## ACTIVITY:
Exactly the lines from the beginning of the material to the line with "Answer: -369/5492 ≈ -0.067189" are to be repeated, both ends included.

## DATA PROVIDED:

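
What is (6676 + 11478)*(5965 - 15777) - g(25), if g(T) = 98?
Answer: -178127146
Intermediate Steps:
(6676 + 11478)*(5965 - 15777) - g(25) = (6676 + 11478)*(5965 - 15777) - 1*98 = 18154*(-9812) - 98 = -178127048 - 98 = -178127146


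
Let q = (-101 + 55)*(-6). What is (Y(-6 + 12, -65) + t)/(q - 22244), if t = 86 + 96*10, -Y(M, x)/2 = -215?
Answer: -369/5492 ≈ -0.067189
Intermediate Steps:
Y(M, x) = 430 (Y(M, x) = -2*(-215) = 430)
t = 1046 (t = 86 + 960 = 1046)
q = 276 (q = -46*(-6) = 276)
(Y(-6 + 12, -65) + t)/(q - 22244) = (430 + 1046)/(276 - 22244) = 1476/(-21968) = 1476*(-1/21968) = -369/5492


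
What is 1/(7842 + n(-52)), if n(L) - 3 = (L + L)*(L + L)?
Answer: 1/18661 ≈ 5.3588e-5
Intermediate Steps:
n(L) = 3 + 4*L**2 (n(L) = 3 + (L + L)*(L + L) = 3 + (2*L)*(2*L) = 3 + 4*L**2)
1/(7842 + n(-52)) = 1/(7842 + (3 + 4*(-52)**2)) = 1/(7842 + (3 + 4*2704)) = 1/(7842 + (3 + 10816)) = 1/(7842 + 10819) = 1/18661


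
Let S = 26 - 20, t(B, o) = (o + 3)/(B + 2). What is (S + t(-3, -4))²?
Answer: 49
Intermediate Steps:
t(B, o) = (3 + o)/(2 + B)
S = 6
(S + t(-3, -4))² = (6 + (3 - 4)/(2 - 3))² = (6 - 1/(-1))² = (6 - 1*(-1))² = (6 + 1)² = 7² = 49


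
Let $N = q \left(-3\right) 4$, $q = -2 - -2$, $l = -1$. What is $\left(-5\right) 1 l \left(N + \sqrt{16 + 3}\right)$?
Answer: $5 \sqrt{19} \approx 21.794$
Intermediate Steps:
$q = 0$ ($q = -2 + 2 = 0$)
$N = 0$ ($N = 0 \left(-3\right) 4 = 0 \cdot 4 = 0$)
$\left(-5\right) 1 l \left(N + \sqrt{16 + 3}\right) = \left(-5\right) 1 \left(-1\right) \left(0 + \sqrt{16 + 3}\right) = \left(-5\right) \left(-1\right) \left(0 + \sqrt{19}\right) = 5 \sqrt{19}$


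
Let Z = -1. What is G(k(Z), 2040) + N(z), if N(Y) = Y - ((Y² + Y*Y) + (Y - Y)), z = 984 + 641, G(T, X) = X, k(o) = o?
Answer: -5277585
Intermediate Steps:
z = 1625
N(Y) = Y - 2*Y² (N(Y) = Y - ((Y² + Y²) + 0) = Y - (2*Y² + 0) = Y - 2*Y²)
G(k(Z), 2040) + N(z) = 2040 + 1625*(1 - 2*1625) = 2040 + 1625*(1 - 3250) = 2040 + 1625*(-3249) = 2040 - 5279625 = -5277585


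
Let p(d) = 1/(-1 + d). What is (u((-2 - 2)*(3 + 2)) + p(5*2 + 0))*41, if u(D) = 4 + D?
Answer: -5863/9 ≈ -651.44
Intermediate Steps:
(u((-2 - 2)*(3 + 2)) + p(5*2 + 0))*41 = ((4 + (-2 - 2)*(3 + 2)) + 1/(-1 + (5*2 + 0)))*41 = ((4 - 4*5) + 1/(-1 + (10 + 0)))*41 = ((4 - 20) + 1/(-1 + 10))*41 = (-16 + 1/9)*41 = -143/9*41 = -5863/9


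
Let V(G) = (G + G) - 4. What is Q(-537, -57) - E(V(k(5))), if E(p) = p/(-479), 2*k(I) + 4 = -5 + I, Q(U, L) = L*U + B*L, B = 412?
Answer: 3412867/479 ≈ 7125.0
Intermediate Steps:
Q(U, L) = 412*L + L*U (Q(U, L) = L*U + 412*L = 412*L + L*U)
k(I) = -9/2 + I/2 (k(I) = -2 + (-5 + I)/2 = -2 + (-5/2 + I/2) = -9/2 + I/2)
V(G) = -4 + 2*G (V(G) = 2*G - 4 = -4 + 2*G)
E(p) = -p/479 (E(p) = p*(-1/479) = -p/479)
Q(-537, -57) - E(V(k(5))) = -57*(412 - 537) - (-1)*(-4 + 2*(-9/2 + (½)*5))/479 = -57*(-125) - (-1)*(-4 + 2*(-9/2 + 5/2))/479 = 7125 - (-1)*(-4 + 2*(-2))/479 = 7125 - (-1)*(-4 - 4)/479 = 7125 - (-1)*(-8)/479 = 7125 - 1*8/479 = 7125 - 8/479 = 3412867/479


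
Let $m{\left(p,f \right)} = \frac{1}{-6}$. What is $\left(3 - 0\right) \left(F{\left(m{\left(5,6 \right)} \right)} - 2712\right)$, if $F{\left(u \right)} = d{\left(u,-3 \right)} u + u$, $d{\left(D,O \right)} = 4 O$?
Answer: $- \frac{16261}{2} \approx -8130.5$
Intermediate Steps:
$m{\left(p,f \right)} = - \frac{1}{6}$
$F{\left(u \right)} = - 11 u$ ($F{\left(u \right)} = 4 \left(-3\right) u + u = - 12 u + u = - 11 u$)
$\left(3 - 0\right) \left(F{\left(m{\left(5,6 \right)} \right)} - 2712\right) = \left(3 - 0\right) \left(\left(-11\right) \left(- \frac{1}{6}\right) - 2712\right) = \left(3 + 0\right) \left(\frac{11}{6} - 2712\right) = 3 \left(- \frac{16261}{6}\right) = - \frac{16261}{2}$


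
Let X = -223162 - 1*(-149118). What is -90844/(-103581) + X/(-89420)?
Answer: 232247383/136209015 ≈ 1.7051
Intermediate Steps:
X = -74044 (X = -223162 + 149118 = -74044)
-90844/(-103581) + X/(-89420) = -90844/(-103581) - 74044/(-89420) = -90844*(-1/103581) - 74044*(-1/89420) = 90844/103581 + 18511/22355 = 232247383/136209015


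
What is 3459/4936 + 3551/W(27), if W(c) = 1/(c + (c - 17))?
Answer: 648529691/4936 ≈ 1.3139e+5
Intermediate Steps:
W(c) = 1/(-17 + 2*c) (W(c) = 1/(c + (-17 + c)) = 1/(-17 + 2*c))
3459/4936 + 3551/W(27) = 3459/4936 + 3551/(1/(-17 + 2*27)) = 3459*(1/4936) + 3551/(1/(-17 + 54)) = 3459/4936 + 3551/(1/37) = 3459/4936 + 3551*37 = 3459/4936 + 131387 = 648529691/4936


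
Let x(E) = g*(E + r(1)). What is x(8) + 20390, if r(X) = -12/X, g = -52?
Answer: 20598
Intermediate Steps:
x(E) = 624 - 52*E (x(E) = -52*(E - 12/1) = -52*(E - 12*1) = -52*(E - 12) = -52*(-12 + E) = 624 - 52*E)
x(8) + 20390 = (624 - 52*8) + 20390 = (624 - 416) + 20390 = 208 + 20390 = 20598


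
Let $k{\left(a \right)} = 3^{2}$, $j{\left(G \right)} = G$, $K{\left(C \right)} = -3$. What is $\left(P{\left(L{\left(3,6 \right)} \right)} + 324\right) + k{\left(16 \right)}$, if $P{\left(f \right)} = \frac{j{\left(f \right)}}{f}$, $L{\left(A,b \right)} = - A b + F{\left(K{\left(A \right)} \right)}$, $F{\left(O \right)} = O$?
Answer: $334$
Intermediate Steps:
$L{\left(A,b \right)} = -3 - A b$ ($L{\left(A,b \right)} = - A b - 3 = -3 - A b$)
$P{\left(f \right)} = 1$ ($P{\left(f \right)} = \frac{f}{f} = 1$)
$k{\left(a \right)} = 9$
$\left(P{\left(L{\left(3,6 \right)} \right)} + 324\right) + k{\left(16 \right)} = \left(1 + 324\right) + 9 = 325 + 9 = 334$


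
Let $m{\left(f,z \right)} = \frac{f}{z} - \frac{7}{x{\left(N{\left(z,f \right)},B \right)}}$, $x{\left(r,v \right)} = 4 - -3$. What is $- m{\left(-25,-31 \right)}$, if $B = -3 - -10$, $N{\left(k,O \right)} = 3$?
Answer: $\frac{6}{31} \approx 0.19355$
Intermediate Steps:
$B = 7$ ($B = -3 + 10 = 7$)
$x{\left(r,v \right)} = 7$ ($x{\left(r,v \right)} = 4 + 3 = 7$)
$m{\left(f,z \right)} = -1 + \frac{f}{z}$ ($m{\left(f,z \right)} = \frac{f}{z} - \frac{7}{7} = \frac{f}{z} - 1 = -1 + \frac{f}{z}$)
$- m{\left(-25,-31 \right)} = - \frac{-25 - -31}{-31} = - \frac{\left(-1\right) \left(-25 + 31\right)}{31} = - \frac{\left(-1\right) 6}{31} = \left(-1\right) \left(- \frac{6}{31}\right) = \frac{6}{31}$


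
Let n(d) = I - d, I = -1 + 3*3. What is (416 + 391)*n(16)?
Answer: -6456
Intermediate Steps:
I = 8 (I = -1 + 9 = 8)
n(d) = 8 - d
(416 + 391)*n(16) = (416 + 391)*(8 - 1*16) = 807*(8 - 16) = 807*(-8) = -6456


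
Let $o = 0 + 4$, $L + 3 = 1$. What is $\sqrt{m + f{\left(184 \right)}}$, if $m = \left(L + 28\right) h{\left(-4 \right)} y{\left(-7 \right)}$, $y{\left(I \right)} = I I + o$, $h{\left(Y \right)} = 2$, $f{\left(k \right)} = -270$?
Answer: $\sqrt{2486} \approx 49.86$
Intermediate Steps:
$L = -2$ ($L = -3 + 1 = -2$)
$o = 4$
$y{\left(I \right)} = 4 + I^{2}$ ($y{\left(I \right)} = I I + 4 = I^{2} + 4 = 4 + I^{2}$)
$m = 2756$ ($m = \left(-2 + 28\right) 2 \left(4 + \left(-7\right)^{2}\right) = 26 \cdot 2 \left(4 + 49\right) = 52 \cdot 53 = 2756$)
$\sqrt{m + f{\left(184 \right)}} = \sqrt{2756 - 270} = \sqrt{2486}$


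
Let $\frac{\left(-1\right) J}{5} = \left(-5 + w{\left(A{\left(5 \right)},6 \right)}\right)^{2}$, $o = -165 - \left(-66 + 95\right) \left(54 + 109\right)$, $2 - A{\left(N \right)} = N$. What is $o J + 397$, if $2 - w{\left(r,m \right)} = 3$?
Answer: $880957$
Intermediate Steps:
$A{\left(N \right)} = 2 - N$
$w{\left(r,m \right)} = -1$ ($w{\left(r,m \right)} = 2 - 3 = -1$)
$o = -4892$ ($o = -165 - 29 \cdot 163 = -165 - 4727 = -4892$)
$J = -180$ ($J = - 5 \left(-5 - 1\right)^{2} = - 5 \left(-6\right)^{2} = \left(-5\right) 36 = -180$)
$o J + 397 = \left(-4892\right) \left(-180\right) + 397 = 880560 + 397 = 880957$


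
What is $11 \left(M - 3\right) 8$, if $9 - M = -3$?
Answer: $792$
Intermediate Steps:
$M = 12$ ($M = 9 - -3 = 9 + 3 = 12$)
$11 \left(M - 3\right) 8 = 11 \left(12 - 3\right) 8 = 11 \cdot 9 \cdot 8 = 11 \cdot 72 = 792$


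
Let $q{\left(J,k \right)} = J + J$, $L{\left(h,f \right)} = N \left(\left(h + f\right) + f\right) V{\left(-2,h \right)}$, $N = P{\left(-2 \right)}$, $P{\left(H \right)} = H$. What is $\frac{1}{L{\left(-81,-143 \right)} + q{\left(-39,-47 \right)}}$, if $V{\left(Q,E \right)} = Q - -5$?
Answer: $\frac{1}{2124} \approx 0.00047081$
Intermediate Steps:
$N = -2$
$V{\left(Q,E \right)} = 5 + Q$ ($V{\left(Q,E \right)} = Q + 5 = 5 + Q$)
$L{\left(h,f \right)} = - 12 f - 6 h$ ($L{\left(h,f \right)} = - 2 \left(\left(h + f\right) + f\right) \left(5 - 2\right) = - 2 \left(\left(f + h\right) + f\right) 3 = - 2 \left(h + 2 f\right) 3 = \left(- 4 f - 2 h\right) 3 = - 12 f - 6 h$)
$q{\left(J,k \right)} = 2 J$
$\frac{1}{L{\left(-81,-143 \right)} + q{\left(-39,-47 \right)}} = \frac{1}{\left(\left(-12\right) \left(-143\right) - -486\right) + 2 \left(-39\right)} = \frac{1}{\left(1716 + 486\right) - 78} = \frac{1}{2202 - 78} = \frac{1}{2124}$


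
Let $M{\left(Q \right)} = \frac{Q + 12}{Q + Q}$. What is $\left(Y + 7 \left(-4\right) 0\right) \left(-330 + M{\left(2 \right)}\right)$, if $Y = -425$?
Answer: $\frac{277525}{2} \approx 1.3876 \cdot 10^{5}$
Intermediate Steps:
$M{\left(Q \right)} = \frac{12 + Q}{2 Q}$
$\left(Y + 7 \left(-4\right) 0\right) \left(-330 + M{\left(2 \right)}\right) = \left(-425 + 7 \left(-4\right) 0\right) \left(-330 + \frac{12 + 2}{2 \cdot 2}\right) = \left(-425 - 0\right) \left(-330 + \frac{1}{2} \cdot \frac{1}{2} \cdot 14\right) = \left(-425 + 0\right) \left(-330 + \frac{7}{2}\right) = \left(-425\right) \left(- \frac{653}{2}\right) = \frac{277525}{2}$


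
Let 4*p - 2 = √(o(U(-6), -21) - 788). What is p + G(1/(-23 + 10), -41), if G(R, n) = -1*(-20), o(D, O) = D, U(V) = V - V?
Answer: 41/2 + I*√197/2 ≈ 20.5 + 7.0178*I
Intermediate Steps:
U(V) = 0
G(R, n) = 20
p = ½ + I*√197/2 (p = ½ + √(0 - 788)/4 = ½ + √(-788)/4 = ½ + (2*I*√197)/4 = ½ + I*√197/2 ≈ 0.5 + 7.0178*I)
p + G(1/(-23 + 10), -41) = (½ + I*√197/2) + 20 = 41/2 + I*√197/2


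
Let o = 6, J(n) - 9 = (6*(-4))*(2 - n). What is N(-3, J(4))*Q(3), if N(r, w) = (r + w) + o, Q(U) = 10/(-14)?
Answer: -300/7 ≈ -42.857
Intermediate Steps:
J(n) = -39 + 24*n (J(n) = 9 + (6*(-4))*(2 - n) = 9 - 24*(2 - n) = 9 + (-48 + 24*n) = -39 + 24*n)
Q(U) = -5/7 (Q(U) = 10*(-1/14) = -5/7)
N(r, w) = 6 + r + w (N(r, w) = (r + w) + 6 = 6 + r + w)
N(-3, J(4))*Q(3) = (6 - 3 + (-39 + 24*4))*(-5/7) = (6 - 3 + (-39 + 96))*(-5/7) = (6 - 3 + 57)*(-5/7) = 60*(-5/7) = -300/7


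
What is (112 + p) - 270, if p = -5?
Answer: -163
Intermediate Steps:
(112 + p) - 270 = (112 - 5) - 270 = 107 - 270 = -163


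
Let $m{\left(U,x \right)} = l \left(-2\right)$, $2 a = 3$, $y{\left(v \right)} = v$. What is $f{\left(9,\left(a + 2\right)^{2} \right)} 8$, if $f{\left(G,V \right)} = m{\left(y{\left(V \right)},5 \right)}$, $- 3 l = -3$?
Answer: $-16$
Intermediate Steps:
$l = 1$ ($l = \left(- \frac{1}{3}\right) \left(-3\right) = 1$)
$a = \frac{3}{2}$ ($a = \frac{1}{2} \cdot 3 = \frac{3}{2} \approx 1.5$)
$m{\left(U,x \right)} = -2$ ($m{\left(U,x \right)} = 1 \left(-2\right) = -2$)
$f{\left(G,V \right)} = -2$
$f{\left(9,\left(a + 2\right)^{2} \right)} 8 = \left(-2\right) 8 = -16$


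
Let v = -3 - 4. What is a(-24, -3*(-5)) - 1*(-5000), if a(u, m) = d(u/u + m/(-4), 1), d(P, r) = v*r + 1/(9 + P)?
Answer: 124829/25 ≈ 4993.2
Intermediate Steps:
v = -7
d(P, r) = 1/(9 + P) - 7*r (d(P, r) = -7*r + 1/(9 + P) = 1/(9 + P) - 7*r)
a(u, m) = (-69 + 7*m/4)/(10 - m/4) (a(u, m) = (1 - 63*1 - 7*(u/u + m/(-4))*1)/(9 + (u/u + m/(-4))) = (1 - 63 - 7*(1 + m*(-¼))*1)/(9 + (1 + m*(-¼))) = (1 - 63 - 7*(1 - m/4)*1)/(9 + (1 - m/4)) = (1 - 63 + (-7 + 7*m/4))/(10 - m/4) = (-69 + 7*m/4)/(10 - m/4))
a(-24, -3*(-5)) - 1*(-5000) = (276 - (-21)*(-5))/(-40 - 3*(-5)) - 1*(-5000) = (276 - 7*15)/(-40 + 15) + 5000 = (276 - 105)/(-25) + 5000 = -1/25*171 + 5000 = -171/25 + 5000 = 124829/25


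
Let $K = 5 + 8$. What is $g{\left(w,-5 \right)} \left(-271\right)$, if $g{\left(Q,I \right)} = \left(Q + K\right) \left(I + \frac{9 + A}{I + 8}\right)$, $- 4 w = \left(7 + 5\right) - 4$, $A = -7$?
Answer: $\frac{38753}{3} \approx 12918.0$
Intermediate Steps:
$w = -2$ ($w = - \frac{\left(7 + 5\right) - 4}{4} = - \frac{12 - 4}{4} = \left(- \frac{1}{4}\right) 8 = -2$)
$K = 13$
$g{\left(Q,I \right)} = \left(13 + Q\right) \left(I + \frac{2}{8 + I}\right)$ ($g{\left(Q,I \right)} = \left(Q + 13\right) \left(I + \frac{9 - 7}{I + 8}\right) = \left(13 + Q\right) \left(I + \frac{2}{8 + I}\right)$)
$g{\left(w,-5 \right)} \left(-271\right) = \frac{26 + 2 \left(-2\right) + 13 \left(-5\right)^{2} + 104 \left(-5\right) - 2 \left(-5\right)^{2} + 8 \left(-5\right) \left(-2\right)}{8 - 5} \left(-271\right) = \frac{26 - 4 + 13 \cdot 25 - 520 - 50 + 80}{3} \left(-271\right) = \frac{26 - 4 + 325 - 520 - 50 + 80}{3} \left(-271\right) = \frac{1}{3} \left(-143\right) \left(-271\right) = \left(- \frac{143}{3}\right) \left(-271\right) = \frac{38753}{3}$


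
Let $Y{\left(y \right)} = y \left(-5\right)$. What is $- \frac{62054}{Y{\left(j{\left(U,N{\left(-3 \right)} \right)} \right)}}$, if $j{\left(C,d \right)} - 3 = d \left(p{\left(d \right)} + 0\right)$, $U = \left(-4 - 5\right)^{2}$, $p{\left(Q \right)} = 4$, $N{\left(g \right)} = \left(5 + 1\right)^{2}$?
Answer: $\frac{62054}{735} \approx 84.427$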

## ANSWER TO THE PROBLEM:
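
What is (6676 + 11478)*(5965 - 15777) - g(25), if g(T) = 98?
Answer: -178127146
Intermediate Steps:
(6676 + 11478)*(5965 - 15777) - g(25) = (6676 + 11478)*(5965 - 15777) - 1*98 = 18154*(-9812) - 98 = -178127048 - 98 = -178127146


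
Let q = (-101 + 55)*(-6). What is (Y(-6 + 12, -65) + t)/(q - 22244), if t = 86 + 96*10, -Y(M, x)/2 = -215?
Answer: -369/5492 ≈ -0.067189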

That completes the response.